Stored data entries
***

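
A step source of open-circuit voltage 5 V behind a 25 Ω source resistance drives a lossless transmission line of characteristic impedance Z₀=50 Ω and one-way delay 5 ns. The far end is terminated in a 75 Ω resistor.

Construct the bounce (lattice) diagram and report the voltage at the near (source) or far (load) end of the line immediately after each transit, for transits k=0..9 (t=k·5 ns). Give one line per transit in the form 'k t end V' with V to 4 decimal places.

Γ_L=0.200000, Γ_S=-0.333333; launch V₁=5·50/75=3.333333
k=0 src: V=3.3333
k=1 load: inc=3.333333, refl=3.333333·0.200000=0.6667; V=0.000000+3.333333+0.666667=4.0000
k=2 src: inc=0.666667, refl=0.666667·-0.333333=-0.2222; V=3.333333+0.666667+-0.222222=3.7778
k=3 load: inc=-0.222222, refl=-0.222222·0.200000=-0.0444; V=4.000000+-0.222222+-0.044444=3.7333
k=4 src: inc=-0.044444, refl=-0.044444·-0.333333=0.0148; V=3.777778+-0.044444+0.014815=3.7481
k=5 load: inc=0.014815, refl=0.014815·0.200000=0.0030; V=3.733333+0.014815+0.002963=3.7511
k=6 src: inc=0.002963, refl=0.002963·-0.333333=-0.0010; V=3.748148+0.002963+-0.000988=3.7501
k=7 load: inc=-0.000988, refl=-0.000988·0.200000=-0.0002; V=3.751111+-0.000988+-0.000198=3.7499
k=8 src: inc=-0.000198, refl=-0.000198·-0.333333=0.0001; V=3.750123+-0.000198+0.000066=3.7500
k=9 load: inc=0.000066, refl=0.000066·0.200000=0.0000; V=3.749926+0.000066+0.000013=3.7500

0 0 source 3.3333
1 5 load 4.0000
2 10 source 3.7778
3 15 load 3.7333
4 20 source 3.7481
5 25 load 3.7511
6 30 source 3.7501
7 35 load 3.7499
8 40 source 3.7500
9 45 load 3.7500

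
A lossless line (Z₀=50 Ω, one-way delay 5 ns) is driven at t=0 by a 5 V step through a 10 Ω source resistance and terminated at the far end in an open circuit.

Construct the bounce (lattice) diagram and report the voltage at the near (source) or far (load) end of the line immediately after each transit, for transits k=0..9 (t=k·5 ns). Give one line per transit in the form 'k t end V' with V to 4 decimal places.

Γ_L=1.000000, Γ_S=-0.666667; launch V₁=5·50/60=4.166667
k=0 src: V=4.1667
k=1 load: inc=4.166667, refl=4.166667·1.000000=4.1667; V=0.000000+4.166667+4.166667=8.3333
k=2 src: inc=4.166667, refl=4.166667·-0.666667=-2.7778; V=4.166667+4.166667+-2.777778=5.5556
k=3 load: inc=-2.777778, refl=-2.777778·1.000000=-2.7778; V=8.333333+-2.777778+-2.777778=2.7778
k=4 src: inc=-2.777778, refl=-2.777778·-0.666667=1.8519; V=5.555556+-2.777778+1.851852=4.6296
k=5 load: inc=1.851852, refl=1.851852·1.000000=1.8519; V=2.777778+1.851852+1.851852=6.4815
k=6 src: inc=1.851852, refl=1.851852·-0.666667=-1.2346; V=4.629630+1.851852+-1.234568=5.2469
k=7 load: inc=-1.234568, refl=-1.234568·1.000000=-1.2346; V=6.481481+-1.234568+-1.234568=4.0123
k=8 src: inc=-1.234568, refl=-1.234568·-0.666667=0.8230; V=5.246914+-1.234568+0.823045=4.8354
k=9 load: inc=0.823045, refl=0.823045·1.000000=0.8230; V=4.012346+0.823045+0.823045=5.6584

0 0 source 4.1667
1 5 load 8.3333
2 10 source 5.5556
3 15 load 2.7778
4 20 source 4.6296
5 25 load 6.4815
6 30 source 5.2469
7 35 load 4.0123
8 40 source 4.8354
9 45 load 5.6584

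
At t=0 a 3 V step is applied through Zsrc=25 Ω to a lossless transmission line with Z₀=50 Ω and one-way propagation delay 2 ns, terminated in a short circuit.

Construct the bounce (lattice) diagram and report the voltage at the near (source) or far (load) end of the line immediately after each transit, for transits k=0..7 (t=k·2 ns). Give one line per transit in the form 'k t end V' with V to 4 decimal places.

0 0 source 2.0000
1 2 load 0.0000
2 4 source 0.6667
3 6 load 0.0000
4 8 source 0.2222
5 10 load 0.0000
6 12 source 0.0741
7 14 load 0.0000

Γ_L=-1.000000, Γ_S=-0.333333; launch V₁=3·50/75=2.000000
k=0 src: V=2.0000
k=1 load: inc=2.000000, refl=2.000000·-1.000000=-2.0000; V=0.000000+2.000000+-2.000000=0.0000
k=2 src: inc=-2.000000, refl=-2.000000·-0.333333=0.6667; V=2.000000+-2.000000+0.666667=0.6667
k=3 load: inc=0.666667, refl=0.666667·-1.000000=-0.6667; V=0.000000+0.666667+-0.666667=0.0000
k=4 src: inc=-0.666667, refl=-0.666667·-0.333333=0.2222; V=0.666667+-0.666667+0.222222=0.2222
k=5 load: inc=0.222222, refl=0.222222·-1.000000=-0.2222; V=0.000000+0.222222+-0.222222=0.0000
k=6 src: inc=-0.222222, refl=-0.222222·-0.333333=0.0741; V=0.222222+-0.222222+0.074074=0.0741
k=7 load: inc=0.074074, refl=0.074074·-1.000000=-0.0741; V=0.000000+0.074074+-0.074074=0.0000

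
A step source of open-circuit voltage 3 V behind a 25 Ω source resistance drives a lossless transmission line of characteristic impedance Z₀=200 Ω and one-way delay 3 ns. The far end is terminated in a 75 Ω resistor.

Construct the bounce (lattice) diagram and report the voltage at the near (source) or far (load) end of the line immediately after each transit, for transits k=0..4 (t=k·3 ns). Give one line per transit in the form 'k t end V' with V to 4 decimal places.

0 0 source 2.6667
1 3 load 1.4545
2 6 source 2.3973
3 9 load 1.9688
4 12 source 2.3021

Γ_L=-0.454545, Γ_S=-0.777778; launch V₁=3·200/225=2.666667
k=0 src: V=2.6667
k=1 load: inc=2.666667, refl=2.666667·-0.454545=-1.2121; V=0.000000+2.666667+-1.212121=1.4545
k=2 src: inc=-1.212121, refl=-1.212121·-0.777778=0.9428; V=2.666667+-1.212121+0.942761=2.3973
k=3 load: inc=0.942761, refl=0.942761·-0.454545=-0.4285; V=1.454545+0.942761+-0.428528=1.9688
k=4 src: inc=-0.428528, refl=-0.428528·-0.777778=0.3333; V=2.397306+-0.428528+0.333299=2.3021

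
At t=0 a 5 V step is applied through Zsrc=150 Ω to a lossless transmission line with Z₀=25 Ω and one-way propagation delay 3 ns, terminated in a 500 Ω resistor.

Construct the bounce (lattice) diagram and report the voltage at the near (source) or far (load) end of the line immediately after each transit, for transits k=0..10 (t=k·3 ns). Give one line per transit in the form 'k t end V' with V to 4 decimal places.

0 0 source 0.7143
1 3 load 1.3605
2 6 source 1.8222
3 9 load 2.2398
4 12 source 2.5381
5 15 load 2.8080
6 18 source 3.0008
7 21 load 3.1753
8 24 source 3.2999
9 27 load 3.4126
10 30 source 3.4931

Γ_L=0.904762, Γ_S=0.714286; launch V₁=5·25/175=0.714286
k=0 src: V=0.7143
k=1 load: inc=0.714286, refl=0.714286·0.904762=0.6463; V=0.000000+0.714286+0.646259=1.3605
k=2 src: inc=0.646259, refl=0.646259·0.714286=0.4616; V=0.714286+0.646259+0.461613=1.8222
k=3 load: inc=0.461613, refl=0.461613·0.904762=0.4177; V=1.360544+0.461613+0.417650=2.2398
k=4 src: inc=0.417650, refl=0.417650·0.714286=0.2983; V=1.822157+0.417650+0.298321=2.5381
k=5 load: inc=0.298321, refl=0.298321·0.904762=0.2699; V=2.239807+0.298321+0.269910=2.8080
k=6 src: inc=0.269910, refl=0.269910·0.714286=0.1928; V=2.538129+0.269910+0.192793=3.0008
k=7 load: inc=0.192793, refl=0.192793·0.904762=0.1744; V=2.808039+0.192793+0.174432=3.1753
k=8 src: inc=0.174432, refl=0.174432·0.714286=0.1246; V=3.000832+0.174432+0.124594=3.2999
k=9 load: inc=0.124594, refl=0.124594·0.904762=0.1127; V=3.175263+0.124594+0.112728=3.4126
k=10 src: inc=0.112728, refl=0.112728·0.714286=0.0805; V=3.299857+0.112728+0.080520=3.4931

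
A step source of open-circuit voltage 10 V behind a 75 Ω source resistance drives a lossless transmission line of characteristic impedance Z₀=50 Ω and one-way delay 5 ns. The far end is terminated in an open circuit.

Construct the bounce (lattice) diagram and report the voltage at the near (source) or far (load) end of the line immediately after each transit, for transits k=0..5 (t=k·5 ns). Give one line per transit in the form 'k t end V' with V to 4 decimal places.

0 0 source 4.0000
1 5 load 8.0000
2 10 source 8.8000
3 15 load 9.6000
4 20 source 9.7600
5 25 load 9.9200

Γ_L=1.000000, Γ_S=0.200000; launch V₁=10·50/125=4.000000
k=0 src: V=4.0000
k=1 load: inc=4.000000, refl=4.000000·1.000000=4.0000; V=0.000000+4.000000+4.000000=8.0000
k=2 src: inc=4.000000, refl=4.000000·0.200000=0.8000; V=4.000000+4.000000+0.800000=8.8000
k=3 load: inc=0.800000, refl=0.800000·1.000000=0.8000; V=8.000000+0.800000+0.800000=9.6000
k=4 src: inc=0.800000, refl=0.800000·0.200000=0.1600; V=8.800000+0.800000+0.160000=9.7600
k=5 load: inc=0.160000, refl=0.160000·1.000000=0.1600; V=9.600000+0.160000+0.160000=9.9200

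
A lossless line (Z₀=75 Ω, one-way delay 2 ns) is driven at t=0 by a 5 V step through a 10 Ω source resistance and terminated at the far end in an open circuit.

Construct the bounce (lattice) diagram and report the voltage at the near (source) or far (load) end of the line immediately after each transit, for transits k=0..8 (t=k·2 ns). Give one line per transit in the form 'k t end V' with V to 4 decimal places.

0 0 source 4.4118
1 2 load 8.8235
2 4 source 5.4498
3 6 load 2.0761
4 8 source 4.6560
5 10 load 7.2359
6 12 source 5.2630
7 14 load 3.2902
8 16 source 4.7988

Γ_L=1.000000, Γ_S=-0.764706; launch V₁=5·75/85=4.411765
k=0 src: V=4.4118
k=1 load: inc=4.411765, refl=4.411765·1.000000=4.4118; V=0.000000+4.411765+4.411765=8.8235
k=2 src: inc=4.411765, refl=4.411765·-0.764706=-3.3737; V=4.411765+4.411765+-3.373702=5.4498
k=3 load: inc=-3.373702, refl=-3.373702·1.000000=-3.3737; V=8.823529+-3.373702+-3.373702=2.0761
k=4 src: inc=-3.373702, refl=-3.373702·-0.764706=2.5799; V=5.449827+-3.373702+2.579890=4.6560
k=5 load: inc=2.579890, refl=2.579890·1.000000=2.5799; V=2.076125+2.579890+2.579890=7.2359
k=6 src: inc=2.579890, refl=2.579890·-0.764706=-1.9729; V=4.656015+2.579890+-1.972857=5.2630
k=7 load: inc=-1.972857, refl=-1.972857·1.000000=-1.9729; V=7.235905+-1.972857+-1.972857=3.2902
k=8 src: inc=-1.972857, refl=-1.972857·-0.764706=1.5087; V=5.263048+-1.972857+1.508655=4.7988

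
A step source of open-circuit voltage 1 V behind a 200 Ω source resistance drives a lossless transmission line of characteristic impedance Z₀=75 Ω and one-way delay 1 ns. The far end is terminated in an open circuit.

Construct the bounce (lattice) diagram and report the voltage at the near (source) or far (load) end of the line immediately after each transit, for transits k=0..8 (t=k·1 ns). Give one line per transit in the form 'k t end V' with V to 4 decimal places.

Γ_L=1.000000, Γ_S=0.454545; launch V₁=1·75/275=0.272727
k=0 src: V=0.2727
k=1 load: inc=0.272727, refl=0.272727·1.000000=0.2727; V=0.000000+0.272727+0.272727=0.5455
k=2 src: inc=0.272727, refl=0.272727·0.454545=0.1240; V=0.272727+0.272727+0.123967=0.6694
k=3 load: inc=0.123967, refl=0.123967·1.000000=0.1240; V=0.545455+0.123967+0.123967=0.7934
k=4 src: inc=0.123967, refl=0.123967·0.454545=0.0563; V=0.669421+0.123967+0.056349=0.8497
k=5 load: inc=0.056349, refl=0.056349·1.000000=0.0563; V=0.793388+0.056349+0.056349=0.9061
k=6 src: inc=0.056349, refl=0.056349·0.454545=0.0256; V=0.849737+0.056349+0.025613=0.9317
k=7 load: inc=0.025613, refl=0.025613·1.000000=0.0256; V=0.906086+0.025613+0.025613=0.9573
k=8 src: inc=0.025613, refl=0.025613·0.454545=0.0116; V=0.931699+0.025613+0.011642=0.9690

0 0 source 0.2727
1 1 load 0.5455
2 2 source 0.6694
3 3 load 0.7934
4 4 source 0.8497
5 5 load 0.9061
6 6 source 0.9317
7 7 load 0.9573
8 8 source 0.9690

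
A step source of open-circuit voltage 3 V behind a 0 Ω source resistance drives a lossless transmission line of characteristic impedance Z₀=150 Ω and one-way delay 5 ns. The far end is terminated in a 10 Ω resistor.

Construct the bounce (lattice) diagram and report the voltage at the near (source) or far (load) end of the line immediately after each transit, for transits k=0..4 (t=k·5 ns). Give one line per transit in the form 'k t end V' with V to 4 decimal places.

Γ_L=-0.875000, Γ_S=-1.000000; launch V₁=3·150/150=3.000000
k=0 src: V=3.0000
k=1 load: inc=3.000000, refl=3.000000·-0.875000=-2.6250; V=0.000000+3.000000+-2.625000=0.3750
k=2 src: inc=-2.625000, refl=-2.625000·-1.000000=2.6250; V=3.000000+-2.625000+2.625000=3.0000
k=3 load: inc=2.625000, refl=2.625000·-0.875000=-2.2969; V=0.375000+2.625000+-2.296875=0.7031
k=4 src: inc=-2.296875, refl=-2.296875·-1.000000=2.2969; V=3.000000+-2.296875+2.296875=3.0000

0 0 source 3.0000
1 5 load 0.3750
2 10 source 3.0000
3 15 load 0.7031
4 20 source 3.0000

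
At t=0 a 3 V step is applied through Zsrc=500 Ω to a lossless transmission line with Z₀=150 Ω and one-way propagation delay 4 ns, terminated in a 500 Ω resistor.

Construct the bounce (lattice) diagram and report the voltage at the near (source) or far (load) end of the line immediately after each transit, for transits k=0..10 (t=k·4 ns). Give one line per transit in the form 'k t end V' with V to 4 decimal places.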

***

GOAL OF THE EXERCISE
Look through the lines above and collect those with the word "behind".

EXPECTED OUTPUT
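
A step source of open-circuit voltage 5 V behind a 25 Ω source resistance drives a lossless transmission line of characteristic impedance Z₀=50 Ω and one-way delay 5 ns. The far end is terminated in a 75 Ω resistor.
A step source of open-circuit voltage 3 V behind a 25 Ω source resistance drives a lossless transmission line of characteristic impedance Z₀=200 Ω and one-way delay 3 ns. The far end is terminated in a 75 Ω resistor.
A step source of open-circuit voltage 10 V behind a 75 Ω source resistance drives a lossless transmission line of characteristic impedance Z₀=50 Ω and one-way delay 5 ns. The far end is terminated in an open circuit.
A step source of open-circuit voltage 1 V behind a 200 Ω source resistance drives a lossless transmission line of characteristic impedance Z₀=75 Ω and one-way delay 1 ns. The far end is terminated in an open circuit.
A step source of open-circuit voltage 3 V behind a 0 Ω source resistance drives a lossless transmission line of characteristic impedance Z₀=150 Ω and one-way delay 5 ns. The far end is terminated in a 10 Ω resistor.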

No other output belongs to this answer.